◆ **BRIEF**:
Each entry has to be copied exactly, with nothing missed.

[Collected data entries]
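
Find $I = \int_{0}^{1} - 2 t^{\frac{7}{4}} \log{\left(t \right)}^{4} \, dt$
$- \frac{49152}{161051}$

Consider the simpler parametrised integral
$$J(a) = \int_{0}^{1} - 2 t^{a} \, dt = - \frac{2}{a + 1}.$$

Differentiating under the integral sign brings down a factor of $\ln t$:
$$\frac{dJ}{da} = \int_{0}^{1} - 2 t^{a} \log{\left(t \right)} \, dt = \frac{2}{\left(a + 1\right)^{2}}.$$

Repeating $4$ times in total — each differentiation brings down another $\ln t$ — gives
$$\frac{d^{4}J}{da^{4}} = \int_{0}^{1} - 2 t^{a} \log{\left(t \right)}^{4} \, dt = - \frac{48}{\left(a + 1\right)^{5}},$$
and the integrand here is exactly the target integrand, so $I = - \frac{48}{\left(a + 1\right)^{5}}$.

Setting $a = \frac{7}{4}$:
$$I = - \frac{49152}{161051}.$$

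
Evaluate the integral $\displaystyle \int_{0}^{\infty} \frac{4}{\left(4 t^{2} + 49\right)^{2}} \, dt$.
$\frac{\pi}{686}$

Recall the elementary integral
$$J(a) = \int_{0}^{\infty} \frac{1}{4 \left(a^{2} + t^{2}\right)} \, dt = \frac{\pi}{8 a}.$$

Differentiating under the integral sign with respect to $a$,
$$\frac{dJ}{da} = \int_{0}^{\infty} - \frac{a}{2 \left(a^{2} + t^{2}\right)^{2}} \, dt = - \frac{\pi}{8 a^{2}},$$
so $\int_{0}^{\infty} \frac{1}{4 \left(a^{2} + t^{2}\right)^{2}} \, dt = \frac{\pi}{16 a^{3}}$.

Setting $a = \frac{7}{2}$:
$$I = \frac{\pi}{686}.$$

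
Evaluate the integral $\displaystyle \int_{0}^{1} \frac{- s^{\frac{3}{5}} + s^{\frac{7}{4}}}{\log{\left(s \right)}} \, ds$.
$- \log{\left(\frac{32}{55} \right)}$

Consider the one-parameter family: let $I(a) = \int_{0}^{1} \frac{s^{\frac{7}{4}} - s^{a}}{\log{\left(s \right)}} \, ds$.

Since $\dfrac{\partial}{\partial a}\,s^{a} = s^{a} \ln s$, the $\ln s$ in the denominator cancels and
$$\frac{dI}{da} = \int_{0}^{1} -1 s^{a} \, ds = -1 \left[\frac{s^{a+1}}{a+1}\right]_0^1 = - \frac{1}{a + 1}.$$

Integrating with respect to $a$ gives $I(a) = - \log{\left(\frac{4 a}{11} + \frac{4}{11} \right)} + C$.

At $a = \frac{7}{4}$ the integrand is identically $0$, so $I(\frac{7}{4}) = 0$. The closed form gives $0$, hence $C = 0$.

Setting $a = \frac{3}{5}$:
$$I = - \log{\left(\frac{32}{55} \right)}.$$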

◆ **WRITTEN SOLUTION**:
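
Find $I = \int_{0}^{1} - 2 t^{\frac{7}{4}} \log{\left(t \right)}^{4} \, dt$
$- \frac{49152}{161051}$

Consider the simpler parametrised integral
$$J(a) = \int_{0}^{1} - 2 t^{a} \, dt = - \frac{2}{a + 1}.$$

Differentiating under the integral sign brings down a factor of $\ln t$:
$$\frac{dJ}{da} = \int_{0}^{1} - 2 t^{a} \log{\left(t \right)} \, dt = \frac{2}{\left(a + 1\right)^{2}}.$$

Repeating $4$ times in total — each differentiation brings down another $\ln t$ — gives
$$\frac{d^{4}J}{da^{4}} = \int_{0}^{1} - 2 t^{a} \log{\left(t \right)}^{4} \, dt = - \frac{48}{\left(a + 1\right)^{5}},$$
and the integrand here is exactly the target integrand, so $I = - \frac{48}{\left(a + 1\right)^{5}}$.

Setting $a = \frac{7}{4}$:
$$I = - \frac{49152}{161051}.$$

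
Evaluate the integral $\displaystyle \int_{0}^{\infty} \frac{4}{\left(4 t^{2} + 49\right)^{2}} \, dt$.
$\frac{\pi}{686}$

Recall the elementary integral
$$J(a) = \int_{0}^{\infty} \frac{1}{4 \left(a^{2} + t^{2}\right)} \, dt = \frac{\pi}{8 a}.$$

Differentiating under the integral sign with respect to $a$,
$$\frac{dJ}{da} = \int_{0}^{\infty} - \frac{a}{2 \left(a^{2} + t^{2}\right)^{2}} \, dt = - \frac{\pi}{8 a^{2}},$$
so $\int_{0}^{\infty} \frac{1}{4 \left(a^{2} + t^{2}\right)^{2}} \, dt = \frac{\pi}{16 a^{3}}$.

Setting $a = \frac{7}{2}$:
$$I = \frac{\pi}{686}.$$

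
Evaluate the integral $\displaystyle \int_{0}^{1} \frac{- s^{\frac{3}{5}} + s^{\frac{7}{4}}}{\log{\left(s \right)}} \, ds$.
$- \log{\left(\frac{32}{55} \right)}$

Consider the one-parameter family: let $I(a) = \int_{0}^{1} \frac{s^{\frac{7}{4}} - s^{a}}{\log{\left(s \right)}} \, ds$.

Since $\dfrac{\partial}{\partial a}\,s^{a} = s^{a} \ln s$, the $\ln s$ in the denominator cancels and
$$\frac{dI}{da} = \int_{0}^{1} -1 s^{a} \, ds = -1 \left[\frac{s^{a+1}}{a+1}\right]_0^1 = - \frac{1}{a + 1}.$$

Integrating with respect to $a$ gives $I(a) = - \log{\left(\frac{4 a}{11} + \frac{4}{11} \right)} + C$.

At $a = \frac{7}{4}$ the integrand is identically $0$, so $I(\frac{7}{4}) = 0$. The closed form gives $0$, hence $C = 0$.

Setting $a = \frac{3}{5}$:
$$I = - \log{\left(\frac{32}{55} \right)}.$$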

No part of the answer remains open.